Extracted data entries
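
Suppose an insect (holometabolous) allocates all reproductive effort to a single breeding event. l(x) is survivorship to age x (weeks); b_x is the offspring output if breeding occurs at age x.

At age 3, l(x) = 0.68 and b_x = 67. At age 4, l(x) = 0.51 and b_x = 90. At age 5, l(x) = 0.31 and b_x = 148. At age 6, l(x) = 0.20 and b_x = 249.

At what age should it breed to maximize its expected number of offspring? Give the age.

Expected offspring if breeding at age x = l(x) × b_x:
  age 3: 0.68 × 67 = 45.560
  age 4: 0.51 × 90 = 45.900
  age 5: 0.31 × 148 = 45.880
  age 6: 0.20 × 249 = 49.800
Maximum at age 6 (49.800).

6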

The task ->
Nothing but the lines from the top of the records down to the line with "At age 3, l(x)" belongs in the answer; repeat them exactly.

Expected answer ->
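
Suppose an insect (holometabolous) allocates all reproductive effort to a single breeding event. l(x) is survivorship to age x (weeks); b_x is the offspring output if breeding occurs at age x.

At age 3, l(x) = 0.68 and b_x = 67. At age 4, l(x) = 0.51 and b_x = 90. At age 5, l(x) = 0.31 and b_x = 148. At age 6, l(x) = 0.20 and b_x = 249.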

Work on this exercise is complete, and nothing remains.